## What to do
Nothing but the lines below between the line holding "Execution begins at L0 and halts when PC reaches L12" and the line holding "Execution begins at L0 and halts when PC reaches L8", inclusive, should appear in the answer, each set down exactly.

>>

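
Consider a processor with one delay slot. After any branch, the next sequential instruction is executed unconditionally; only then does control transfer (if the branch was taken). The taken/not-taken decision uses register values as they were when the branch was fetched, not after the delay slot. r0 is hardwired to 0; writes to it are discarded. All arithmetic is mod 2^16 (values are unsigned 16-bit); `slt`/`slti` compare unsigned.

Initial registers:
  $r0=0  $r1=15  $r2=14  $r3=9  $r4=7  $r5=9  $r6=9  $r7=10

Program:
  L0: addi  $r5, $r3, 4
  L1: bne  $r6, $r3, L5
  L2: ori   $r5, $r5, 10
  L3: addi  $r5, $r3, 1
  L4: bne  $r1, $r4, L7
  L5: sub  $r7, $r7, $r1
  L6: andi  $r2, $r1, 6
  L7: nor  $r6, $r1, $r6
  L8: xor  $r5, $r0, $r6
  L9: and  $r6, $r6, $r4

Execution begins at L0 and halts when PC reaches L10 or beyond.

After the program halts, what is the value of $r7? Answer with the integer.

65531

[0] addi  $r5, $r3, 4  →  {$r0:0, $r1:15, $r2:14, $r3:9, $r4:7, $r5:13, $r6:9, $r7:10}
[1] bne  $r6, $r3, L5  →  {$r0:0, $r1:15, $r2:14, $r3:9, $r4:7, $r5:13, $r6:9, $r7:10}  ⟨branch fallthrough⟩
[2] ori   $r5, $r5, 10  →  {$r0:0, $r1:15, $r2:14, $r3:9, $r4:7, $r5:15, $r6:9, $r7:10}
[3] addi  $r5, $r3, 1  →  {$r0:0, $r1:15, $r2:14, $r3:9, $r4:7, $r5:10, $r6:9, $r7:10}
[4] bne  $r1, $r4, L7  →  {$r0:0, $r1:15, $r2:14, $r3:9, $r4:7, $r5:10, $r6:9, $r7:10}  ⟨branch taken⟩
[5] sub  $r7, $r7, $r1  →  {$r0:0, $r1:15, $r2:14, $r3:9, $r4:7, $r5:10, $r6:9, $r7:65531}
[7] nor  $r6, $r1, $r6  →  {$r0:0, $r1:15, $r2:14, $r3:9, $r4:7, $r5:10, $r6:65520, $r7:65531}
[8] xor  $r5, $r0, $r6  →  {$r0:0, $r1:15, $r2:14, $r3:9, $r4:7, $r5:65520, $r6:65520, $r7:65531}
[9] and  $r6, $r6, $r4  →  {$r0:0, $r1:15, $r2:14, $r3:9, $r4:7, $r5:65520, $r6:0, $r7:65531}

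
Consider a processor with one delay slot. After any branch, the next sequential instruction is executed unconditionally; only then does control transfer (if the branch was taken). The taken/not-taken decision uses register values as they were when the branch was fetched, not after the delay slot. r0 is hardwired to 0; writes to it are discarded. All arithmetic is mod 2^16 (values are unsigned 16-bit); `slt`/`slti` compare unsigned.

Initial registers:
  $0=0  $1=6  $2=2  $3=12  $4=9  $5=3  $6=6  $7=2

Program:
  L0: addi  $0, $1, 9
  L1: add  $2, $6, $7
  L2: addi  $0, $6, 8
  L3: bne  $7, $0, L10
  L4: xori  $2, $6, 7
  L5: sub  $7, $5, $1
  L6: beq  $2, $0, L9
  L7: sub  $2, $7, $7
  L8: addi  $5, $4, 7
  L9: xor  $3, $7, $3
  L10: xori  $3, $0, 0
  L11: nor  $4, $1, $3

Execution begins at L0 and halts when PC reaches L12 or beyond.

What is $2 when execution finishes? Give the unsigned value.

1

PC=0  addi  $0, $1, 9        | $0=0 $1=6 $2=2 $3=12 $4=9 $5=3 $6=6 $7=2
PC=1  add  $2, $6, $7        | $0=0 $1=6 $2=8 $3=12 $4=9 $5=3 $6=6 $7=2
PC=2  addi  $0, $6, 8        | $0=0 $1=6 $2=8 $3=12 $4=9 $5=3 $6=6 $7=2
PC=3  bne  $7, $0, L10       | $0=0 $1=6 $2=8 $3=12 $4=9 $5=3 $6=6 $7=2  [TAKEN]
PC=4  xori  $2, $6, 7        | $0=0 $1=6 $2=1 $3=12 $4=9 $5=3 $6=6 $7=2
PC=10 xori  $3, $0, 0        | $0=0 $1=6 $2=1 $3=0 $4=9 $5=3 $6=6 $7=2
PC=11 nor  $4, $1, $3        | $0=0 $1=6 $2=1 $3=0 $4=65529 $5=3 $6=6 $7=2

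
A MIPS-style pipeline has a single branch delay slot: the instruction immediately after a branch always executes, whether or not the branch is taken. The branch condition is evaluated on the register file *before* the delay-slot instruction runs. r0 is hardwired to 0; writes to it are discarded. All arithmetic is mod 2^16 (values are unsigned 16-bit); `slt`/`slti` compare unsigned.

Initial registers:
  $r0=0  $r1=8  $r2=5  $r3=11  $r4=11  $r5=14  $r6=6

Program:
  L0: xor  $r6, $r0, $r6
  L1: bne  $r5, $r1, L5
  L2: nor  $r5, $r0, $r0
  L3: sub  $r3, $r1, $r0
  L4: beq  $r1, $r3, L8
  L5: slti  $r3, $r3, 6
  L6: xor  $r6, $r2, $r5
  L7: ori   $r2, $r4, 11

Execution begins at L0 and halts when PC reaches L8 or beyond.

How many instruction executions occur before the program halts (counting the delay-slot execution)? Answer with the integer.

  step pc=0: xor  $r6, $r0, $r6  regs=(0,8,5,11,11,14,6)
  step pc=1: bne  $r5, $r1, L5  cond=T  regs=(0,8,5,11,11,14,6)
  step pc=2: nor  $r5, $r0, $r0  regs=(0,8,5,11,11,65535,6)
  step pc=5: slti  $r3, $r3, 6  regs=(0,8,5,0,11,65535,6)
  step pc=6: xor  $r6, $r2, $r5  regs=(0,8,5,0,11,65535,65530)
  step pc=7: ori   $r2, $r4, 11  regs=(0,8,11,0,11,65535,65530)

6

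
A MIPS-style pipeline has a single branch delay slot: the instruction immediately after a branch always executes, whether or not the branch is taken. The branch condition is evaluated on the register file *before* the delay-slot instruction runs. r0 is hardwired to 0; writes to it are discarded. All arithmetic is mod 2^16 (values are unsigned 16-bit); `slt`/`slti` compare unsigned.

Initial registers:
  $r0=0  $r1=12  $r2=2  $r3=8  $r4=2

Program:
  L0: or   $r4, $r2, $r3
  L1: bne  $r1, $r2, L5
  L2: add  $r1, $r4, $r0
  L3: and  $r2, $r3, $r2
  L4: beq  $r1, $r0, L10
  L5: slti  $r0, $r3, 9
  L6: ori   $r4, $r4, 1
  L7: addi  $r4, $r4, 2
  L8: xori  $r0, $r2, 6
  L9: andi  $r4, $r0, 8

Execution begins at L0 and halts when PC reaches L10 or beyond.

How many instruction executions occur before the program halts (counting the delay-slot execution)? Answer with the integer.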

<<

## Result below
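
Execution begins at L0 and halts when PC reaches L12 or beyond.

What is $2 when execution finishes? Give the unsigned value.

1

PC=0  addi  $0, $1, 9        | $0=0 $1=6 $2=2 $3=12 $4=9 $5=3 $6=6 $7=2
PC=1  add  $2, $6, $7        | $0=0 $1=6 $2=8 $3=12 $4=9 $5=3 $6=6 $7=2
PC=2  addi  $0, $6, 8        | $0=0 $1=6 $2=8 $3=12 $4=9 $5=3 $6=6 $7=2
PC=3  bne  $7, $0, L10       | $0=0 $1=6 $2=8 $3=12 $4=9 $5=3 $6=6 $7=2  [TAKEN]
PC=4  xori  $2, $6, 7        | $0=0 $1=6 $2=1 $3=12 $4=9 $5=3 $6=6 $7=2
PC=10 xori  $3, $0, 0        | $0=0 $1=6 $2=1 $3=0 $4=9 $5=3 $6=6 $7=2
PC=11 nor  $4, $1, $3        | $0=0 $1=6 $2=1 $3=0 $4=65529 $5=3 $6=6 $7=2

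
A MIPS-style pipeline has a single branch delay slot: the instruction immediately after a branch always executes, whether or not the branch is taken. The branch condition is evaluated on the register file *before* the delay-slot instruction runs. r0 is hardwired to 0; writes to it are discarded. All arithmetic is mod 2^16 (values are unsigned 16-bit); `slt`/`slti` compare unsigned.

Initial registers:
  $r0=0  $r1=8  $r2=5  $r3=11  $r4=11  $r5=14  $r6=6

Program:
  L0: xor  $r6, $r0, $r6
  L1: bne  $r5, $r1, L5
  L2: nor  $r5, $r0, $r0
  L3: sub  $r3, $r1, $r0
  L4: beq  $r1, $r3, L8
  L5: slti  $r3, $r3, 6
  L6: xor  $r6, $r2, $r5
  L7: ori   $r2, $r4, 11

Execution begins at L0 and halts when PC reaches L8 or beyond.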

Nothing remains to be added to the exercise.